Stored items:
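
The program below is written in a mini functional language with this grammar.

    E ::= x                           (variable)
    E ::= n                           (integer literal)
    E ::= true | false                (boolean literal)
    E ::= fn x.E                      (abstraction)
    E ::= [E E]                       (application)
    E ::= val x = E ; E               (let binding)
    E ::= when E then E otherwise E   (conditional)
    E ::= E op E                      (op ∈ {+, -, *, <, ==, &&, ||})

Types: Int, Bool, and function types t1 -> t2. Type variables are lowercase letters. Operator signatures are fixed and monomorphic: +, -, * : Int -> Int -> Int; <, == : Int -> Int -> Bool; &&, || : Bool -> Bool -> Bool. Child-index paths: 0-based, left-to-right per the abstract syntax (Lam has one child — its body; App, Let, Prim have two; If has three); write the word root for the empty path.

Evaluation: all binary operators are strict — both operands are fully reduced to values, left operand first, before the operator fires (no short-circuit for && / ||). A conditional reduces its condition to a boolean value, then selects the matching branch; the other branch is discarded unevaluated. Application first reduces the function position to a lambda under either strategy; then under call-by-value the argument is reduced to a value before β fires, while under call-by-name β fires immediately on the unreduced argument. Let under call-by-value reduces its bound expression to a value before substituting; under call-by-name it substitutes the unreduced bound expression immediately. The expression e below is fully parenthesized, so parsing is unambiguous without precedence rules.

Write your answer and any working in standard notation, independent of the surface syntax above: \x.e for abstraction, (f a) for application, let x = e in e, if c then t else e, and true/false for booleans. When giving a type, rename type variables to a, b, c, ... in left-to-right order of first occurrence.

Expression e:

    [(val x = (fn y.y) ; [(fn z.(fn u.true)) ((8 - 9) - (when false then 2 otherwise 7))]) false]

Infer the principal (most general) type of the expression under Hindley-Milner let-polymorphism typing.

Answer: Bool

Trace:
y : a
\y._ : a -> a
let x : forall. a -> a
\u._ : c -> Bool
\z._ : b -> c -> Bool
  unify Int ~ Int
  unify Int ~ Int
  unify Int ~ Int
  unify Bool ~ Bool
  unify Int ~ Int
  unify Int ~ Int
  unify b -> c -> Bool ~ Int -> d
  unify b ~ Int
  unify c -> Bool ~ d
_ _ : c -> Bool
  unify c -> Bool ~ Bool -> e
  unify c ~ Bool
  unify Bool ~ e
_ _ : Bool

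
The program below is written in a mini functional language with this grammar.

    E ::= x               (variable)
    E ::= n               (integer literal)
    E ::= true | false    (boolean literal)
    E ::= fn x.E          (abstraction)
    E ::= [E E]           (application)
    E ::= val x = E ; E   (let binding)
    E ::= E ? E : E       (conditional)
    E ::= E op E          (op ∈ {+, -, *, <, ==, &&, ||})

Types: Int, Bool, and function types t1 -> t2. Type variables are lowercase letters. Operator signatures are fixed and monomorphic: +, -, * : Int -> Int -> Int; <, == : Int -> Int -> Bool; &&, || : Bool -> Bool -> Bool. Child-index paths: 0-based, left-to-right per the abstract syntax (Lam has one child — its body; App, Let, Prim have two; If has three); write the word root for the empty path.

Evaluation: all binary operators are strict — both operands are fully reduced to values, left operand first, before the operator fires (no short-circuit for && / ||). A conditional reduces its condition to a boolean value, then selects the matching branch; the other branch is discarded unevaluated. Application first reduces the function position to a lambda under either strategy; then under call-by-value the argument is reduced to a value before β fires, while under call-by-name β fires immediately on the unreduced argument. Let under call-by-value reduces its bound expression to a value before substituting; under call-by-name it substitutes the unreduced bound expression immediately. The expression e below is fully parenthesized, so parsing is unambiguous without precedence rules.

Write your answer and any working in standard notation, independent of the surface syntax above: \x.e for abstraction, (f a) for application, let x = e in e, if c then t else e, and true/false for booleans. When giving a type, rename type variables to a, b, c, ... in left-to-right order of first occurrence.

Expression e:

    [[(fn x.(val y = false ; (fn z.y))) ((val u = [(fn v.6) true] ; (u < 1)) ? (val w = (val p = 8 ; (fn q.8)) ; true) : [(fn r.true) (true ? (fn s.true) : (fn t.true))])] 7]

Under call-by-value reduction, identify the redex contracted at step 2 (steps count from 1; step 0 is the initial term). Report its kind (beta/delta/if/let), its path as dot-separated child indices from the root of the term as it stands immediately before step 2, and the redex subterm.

Answer: let at 0.1.0 : (let u = 6 in (u < 1))

Trace:
step 0: (((\x.(let y = false in (\z.y))) (if (let u = ((\v.6) true) in (u < 1)) then (let w = (let p = 8 in (\q.8)) in true) else ((\r.true) (if true then (\s.true) else (\t.true))))) 7)
step 1: [beta@0.1.0.0] (((\x.(let y = false in (\z.y))) (if (let u = 6 in (u < 1)) then (let w = (let p = 8 in (\q.8)) in true) else ((\r.true) (if true then (\s.true) else (\t.true))))) 7)
step 2: [let@0.1.0] (((\x.(let y = false in (\z.y))) (if (6 < 1) then (let w = (let p = 8 in (\q.8)) in true) else ((\r.true) (if true then (\s.true) else (\t.true))))) 7)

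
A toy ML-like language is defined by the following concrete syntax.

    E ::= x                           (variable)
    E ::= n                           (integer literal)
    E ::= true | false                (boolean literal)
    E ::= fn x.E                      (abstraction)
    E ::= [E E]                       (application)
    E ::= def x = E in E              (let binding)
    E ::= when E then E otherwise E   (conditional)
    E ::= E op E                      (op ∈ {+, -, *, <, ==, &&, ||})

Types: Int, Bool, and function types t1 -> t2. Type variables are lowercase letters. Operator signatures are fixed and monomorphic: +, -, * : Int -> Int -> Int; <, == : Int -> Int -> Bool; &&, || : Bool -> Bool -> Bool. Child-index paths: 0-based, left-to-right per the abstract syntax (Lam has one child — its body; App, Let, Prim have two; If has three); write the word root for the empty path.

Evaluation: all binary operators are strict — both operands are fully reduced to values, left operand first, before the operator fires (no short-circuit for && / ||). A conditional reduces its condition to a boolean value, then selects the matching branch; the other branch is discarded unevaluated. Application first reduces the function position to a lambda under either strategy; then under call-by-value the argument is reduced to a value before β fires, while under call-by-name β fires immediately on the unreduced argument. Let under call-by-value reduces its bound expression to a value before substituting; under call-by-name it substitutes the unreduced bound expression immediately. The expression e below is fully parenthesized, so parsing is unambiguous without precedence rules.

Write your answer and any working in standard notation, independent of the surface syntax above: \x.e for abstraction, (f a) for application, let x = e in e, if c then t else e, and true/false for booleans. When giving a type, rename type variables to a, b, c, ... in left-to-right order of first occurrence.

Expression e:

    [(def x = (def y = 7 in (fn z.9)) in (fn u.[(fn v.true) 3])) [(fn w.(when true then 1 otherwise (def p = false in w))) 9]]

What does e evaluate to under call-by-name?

Answer: true

Working:
step 0: ((let x = (let y = 7 in (\z.9)) in (\u.((\v.true) 3))) ((\w.(if true then 1 else (let p = false in w))) 9))
step 1: [let@0] ((\u.((\v.true) 3)) ((\w.(if true then 1 else (let p = false in w))) 9))
step 2: [beta@root] ((\v.true) 3)
step 3: [beta@root] true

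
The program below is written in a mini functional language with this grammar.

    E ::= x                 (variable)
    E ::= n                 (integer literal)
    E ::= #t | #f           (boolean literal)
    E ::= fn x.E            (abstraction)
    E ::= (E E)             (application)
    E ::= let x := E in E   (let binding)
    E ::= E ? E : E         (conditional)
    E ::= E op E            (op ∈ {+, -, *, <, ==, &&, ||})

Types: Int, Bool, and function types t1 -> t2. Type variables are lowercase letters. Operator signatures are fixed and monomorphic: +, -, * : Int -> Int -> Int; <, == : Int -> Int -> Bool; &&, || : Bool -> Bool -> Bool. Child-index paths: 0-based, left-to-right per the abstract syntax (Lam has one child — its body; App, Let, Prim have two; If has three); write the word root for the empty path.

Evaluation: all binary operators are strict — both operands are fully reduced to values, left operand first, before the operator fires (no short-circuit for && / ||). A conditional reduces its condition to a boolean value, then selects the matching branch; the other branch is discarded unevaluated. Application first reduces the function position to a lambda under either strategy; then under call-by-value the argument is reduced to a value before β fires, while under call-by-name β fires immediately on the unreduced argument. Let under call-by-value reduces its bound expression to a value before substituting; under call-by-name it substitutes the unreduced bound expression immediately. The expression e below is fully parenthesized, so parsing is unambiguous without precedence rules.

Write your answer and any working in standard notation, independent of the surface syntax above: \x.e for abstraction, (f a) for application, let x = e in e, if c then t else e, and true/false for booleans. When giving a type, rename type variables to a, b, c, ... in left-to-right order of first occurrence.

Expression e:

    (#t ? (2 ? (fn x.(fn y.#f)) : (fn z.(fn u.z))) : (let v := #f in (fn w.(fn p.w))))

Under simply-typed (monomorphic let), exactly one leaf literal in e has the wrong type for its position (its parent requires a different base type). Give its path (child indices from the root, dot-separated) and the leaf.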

- What to do -
Among the lines above, return those that hold the word "integer".

- Expected answer -
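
    E ::= n                           (integer literal)
    E ::= n               (integer literal)
    E ::= n                           (integer literal)
    E ::= n                 (integer literal)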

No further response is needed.